[Records drawn from a dataset]
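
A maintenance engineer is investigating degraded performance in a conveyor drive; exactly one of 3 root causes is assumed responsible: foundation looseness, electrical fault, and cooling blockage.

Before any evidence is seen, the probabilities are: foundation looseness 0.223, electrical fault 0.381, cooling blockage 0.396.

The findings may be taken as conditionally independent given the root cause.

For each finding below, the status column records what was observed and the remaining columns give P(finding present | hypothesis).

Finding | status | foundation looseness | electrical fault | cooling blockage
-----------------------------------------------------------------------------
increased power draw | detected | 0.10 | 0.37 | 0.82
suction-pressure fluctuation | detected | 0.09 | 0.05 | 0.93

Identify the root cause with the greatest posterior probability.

cooling blockage

Multiply each prior by the joint likelihood of the evidence pattern:
  foundation looseness: 0.223 × 0.10 × 0.09 = 0.002007
  electrical fault: 0.381 × 0.37 × 0.05 = 0.0070485
  cooling blockage: 0.396 × 0.82 × 0.93 = 0.30199
Marginal likelihood of the evidence = 0.31105.
P(foundation looseness | evidence) ≈ 0.002007 / 0.31105 ≈ 0.006
P(electrical fault | evidence) ≈ 0.0070485 / 0.31105 ≈ 0.023
P(cooling blockage | evidence) ≈ 0.30199 / 0.31105 ≈ 0.971
The largest is 0.971, so cooling blockage is most probable.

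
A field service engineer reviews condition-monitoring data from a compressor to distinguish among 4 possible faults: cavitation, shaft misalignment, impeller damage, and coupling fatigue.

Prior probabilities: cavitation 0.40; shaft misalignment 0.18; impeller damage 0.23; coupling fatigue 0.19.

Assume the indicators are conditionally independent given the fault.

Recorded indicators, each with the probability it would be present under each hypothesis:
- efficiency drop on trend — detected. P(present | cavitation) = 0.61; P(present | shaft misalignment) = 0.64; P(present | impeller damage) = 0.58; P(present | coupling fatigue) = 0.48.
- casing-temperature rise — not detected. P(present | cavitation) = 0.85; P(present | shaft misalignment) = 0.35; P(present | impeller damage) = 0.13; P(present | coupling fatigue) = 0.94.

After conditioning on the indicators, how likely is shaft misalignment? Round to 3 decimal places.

For each hypothesis, the unnormalized posterior weight is prior × product of the indicator likelihoods (using 1 − P(present | H) for each absent indicator):
  cavitation: 0.40 × 0.61 × (1 − 0.85) = 0.0366
  shaft misalignment: 0.18 × 0.64 × (1 − 0.35) = 0.07488
  impeller damage: 0.23 × 0.58 × (1 − 0.13) = 0.11606
  coupling fatigue: 0.19 × 0.48 × (1 − 0.94) = 0.005472
Normalizing constant Z = 0.0366 + 0.07488 + 0.11606 + 0.005472 = 0.23301.
P(shaft misalignment | evidence) = 0.07488 / 0.23301 ≈ 0.321.

0.321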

◆ **EXERCISE**
Which of the lines above include the string "engineer"? Pick them out and copy them.

◆ **TASK RESULT**
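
A maintenance engineer is investigating degraded performance in a conveyor drive; exactly one of 3 root causes is assumed responsible: foundation looseness, electrical fault, and cooling blockage.
A field service engineer reviews condition-monitoring data from a compressor to distinguish among 4 possible faults: cavitation, shaft misalignment, impeller damage, and coupling fatigue.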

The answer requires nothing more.